- _Work instructions_
Retype, exactly as they appear below, the lines between the line holding "route add 235.102.110.240/28 via H1" and the line holding "route add 19.246.125.112/28 via H1", both ends included.

- _Exercise data_
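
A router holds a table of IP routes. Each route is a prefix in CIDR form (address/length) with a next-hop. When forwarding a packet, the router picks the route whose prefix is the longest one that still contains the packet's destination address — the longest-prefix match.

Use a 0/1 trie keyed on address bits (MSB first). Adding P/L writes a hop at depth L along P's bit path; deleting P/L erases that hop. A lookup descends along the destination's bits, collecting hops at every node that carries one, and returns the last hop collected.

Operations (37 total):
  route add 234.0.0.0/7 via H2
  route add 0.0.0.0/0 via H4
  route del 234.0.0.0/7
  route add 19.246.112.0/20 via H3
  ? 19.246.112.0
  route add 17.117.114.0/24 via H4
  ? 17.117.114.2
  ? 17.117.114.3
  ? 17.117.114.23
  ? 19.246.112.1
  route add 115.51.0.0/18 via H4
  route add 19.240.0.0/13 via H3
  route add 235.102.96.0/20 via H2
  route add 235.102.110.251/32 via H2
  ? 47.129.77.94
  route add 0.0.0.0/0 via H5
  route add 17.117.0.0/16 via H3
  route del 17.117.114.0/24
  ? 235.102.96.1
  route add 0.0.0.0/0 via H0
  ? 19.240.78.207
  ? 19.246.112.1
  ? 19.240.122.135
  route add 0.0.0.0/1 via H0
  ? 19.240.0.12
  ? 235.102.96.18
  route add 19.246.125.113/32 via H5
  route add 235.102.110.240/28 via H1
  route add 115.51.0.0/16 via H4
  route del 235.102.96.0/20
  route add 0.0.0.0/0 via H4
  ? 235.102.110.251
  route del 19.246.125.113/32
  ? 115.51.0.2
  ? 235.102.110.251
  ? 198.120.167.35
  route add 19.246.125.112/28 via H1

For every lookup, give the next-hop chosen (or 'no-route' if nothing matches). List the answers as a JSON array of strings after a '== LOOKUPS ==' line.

Trace:
  add 234.0.0.0/7 -> H2 at depth 7
  add 0.0.0.0/0 -> H4 at depth 0
  del 234.0.0.0/7 (clear depth 7)
  add 19.246.112.0/20 -> H3 at depth 20
  lookup 19.246.112.0: bits 00010011111101100111 walk d0:H4→d1:-→d2:-→d3:-→d4:-→d5:-→d6:-→d7:-→d8:-→d9:-→d10:-→d11:-→d12:-→d13:-→d14:-→d15:-→d16:-→d17:-→d18:-→d19:-→d20:H3 -> H3
  add 17.117.114.0/24 -> H4 at depth 24
  lookup 17.117.114.2: bits 000100010111010101110010 walk d0:H4→d1:-→d2:-→d3:-→d4:-→d5:-→d6:-→d7:-→d8:-→d9:-→d10:-→d11:-→d12:-→d13:-→d14:-→d15:-→d16:-→d17:-→d18:-→d19:-→d20:-→d21:-→d22:-→d23:-→d24:H4 -> H4
  lookup 17.117.114.3: bits 000100010111010101110010 walk d0:H4→d1:-→d2:-→d3:-→d4:-→d5:-→d6:-→d7:-→d8:-→d9:-→d10:-→d11:-→d12:-→d13:-→d14:-→d15:-→d16:-→d17:-→d18:-→d19:-→d20:-→d21:-→d22:-→d23:-→d24:H4 -> H4
  lookup 17.117.114.23: bits 000100010111010101110010 walk d0:H4→d1:-→d2:-→d3:-→d4:-→d5:-→d6:-→d7:-→d8:-→d9:-→d10:-→d11:-→d12:-→d13:-→d14:-→d15:-→d16:-→d17:-→d18:-→d19:-→d20:-→d21:-→d22:-→d23:-→d24:H4 -> H4
  lookup 19.246.112.1: bits 00010011111101100111 walk d0:H4→d1:-→d2:-→d3:-→d4:-→d5:-→d6:-→d7:-→d8:-→d9:-→d10:-→d11:-→d12:-→d13:-→d14:-→d15:-→d16:-→d17:-→d18:-→d19:-→d20:H3 -> H3
  add 115.51.0.0/18 -> H4 at depth 18
  add 19.240.0.0/13 -> H3 at depth 13
  add 235.102.96.0/20 -> H2 at depth 20
  add 235.102.110.251/32 -> H2 at depth 32
  lookup 47.129.77.94: bits 00 walk d0:H4→d1:-→d2:- -> H4
  add 0.0.0.0/0 -> H5 at depth 0
  add 17.117.0.0/16 -> H3 at depth 16
  del 17.117.114.0/24 (clear depth 24)
  lookup 235.102.96.1: bits 11101011011001100110 walk d0:H5→d1:-→d2:-→d3:-→d4:-→d5:-→d6:-→d7:-→d8:-→d9:-→d10:-→d11:-→d12:-→d13:-→d14:-→d15:-→d16:-→d17:-→d18:-→d19:-→d20:H2 -> H2
  add 0.0.0.0/0 -> H0 at depth 0
  lookup 19.240.78.207: bits 0001001111110 walk d0:H0→d1:-→d2:-→d3:-→d4:-→d5:-→d6:-→d7:-→d8:-→d9:-→d10:-→d11:-→d12:-→d13:H3 -> H3
  lookup 19.246.112.1: bits 00010011111101100111 walk d0:H0→d1:-→d2:-→d3:-→d4:-→d5:-→d6:-→d7:-→d8:-→d9:-→d10:-→d11:-→d12:-→d13:H3→d14:-→d15:-→d16:-→d17:-→d18:-→d19:-→d20:H3 -> H3
  lookup 19.240.122.135: bits 0001001111110 walk d0:H0→d1:-→d2:-→d3:-→d4:-→d5:-→d6:-→d7:-→d8:-→d9:-→d10:-→d11:-→d12:-→d13:H3 -> H3
  add 0.0.0.0/1 -> H0 at depth 1
  lookup 19.240.0.12: bits 0001001111110 walk d0:H0→d1:H0→d2:-→d3:-→d4:-→d5:-→d6:-→d7:-→d8:-→d9:-→d10:-→d11:-→d12:-→d13:H3 -> H3
  lookup 235.102.96.18: bits 11101011011001100110 walk d0:H0→d1:-→d2:-→d3:-→d4:-→d5:-→d6:-→d7:-→d8:-→d9:-→d10:-→d11:-→d12:-→d13:-→d14:-→d15:-→d16:-→d17:-→d18:-→d19:-→d20:H2 -> H2
  add 19.246.125.113/32 -> H5 at depth 32
  add 235.102.110.240/28 -> H1 at depth 28
  add 115.51.0.0/16 -> H4 at depth 16
  del 235.102.96.0/20 (clear depth 20)
  add 0.0.0.0/0 -> H4 at depth 0
  lookup 235.102.110.251: bits 11101011011001100110111011111011 walk d0:H4→d1:-→d2:-→d3:-→d4:-→d5:-→d6:-→d7:-→d8:-→d9:-→d10:-→d11:-→d12:-→d13:-→d14:-→d15:-→d16:-→d17:-→d18:-→d19:-→d20:-→d21:-→d22:-→d23:-→d24:-→d25:-→d26:-→d27:-→d28:H1→d29:-→d30:-→d31:-→d32:H2 -> H2
  del 19.246.125.113/32 (clear depth 32)
  lookup 115.51.0.2: bits 011100110011001100 walk d0:H4→d1:H0→d2:-→d3:-→d4:-→d5:-→d6:-→d7:-→d8:-→d9:-→d10:-→d11:-→d12:-→d13:-→d14:-→d15:-→d16:H4→d17:-→d18:H4 -> H4
  lookup 235.102.110.251: bits 11101011011001100110111011111011 walk d0:H4→d1:-→d2:-→d3:-→d4:-→d5:-→d6:-→d7:-→d8:-→d9:-→d10:-→d11:-→d12:-→d13:-→d14:-→d15:-→d16:-→d17:-→d18:-→d19:-→d20:-→d21:-→d22:-→d23:-→d24:-→d25:-→d26:-→d27:-→d28:H1→d29:-→d30:-→d31:-→d32:H2 -> H2
  lookup 198.120.167.35: bits 11 walk d0:H4→d1:-→d2:- -> H4
  add 19.246.125.112/28 -> H1 at depth 28

== LOOKUPS ==
["H3","H4","H4","H4","H3","H4","H2","H3","H3","H3","H3","H2","H2","H4","H2","H4"]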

- _Written solution_
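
  route add 235.102.110.240/28 via H1
  route add 115.51.0.0/16 via H4
  route del 235.102.96.0/20
  route add 0.0.0.0/0 via H4
  ? 235.102.110.251
  route del 19.246.125.113/32
  ? 115.51.0.2
  ? 235.102.110.251
  ? 198.120.167.35
  route add 19.246.125.112/28 via H1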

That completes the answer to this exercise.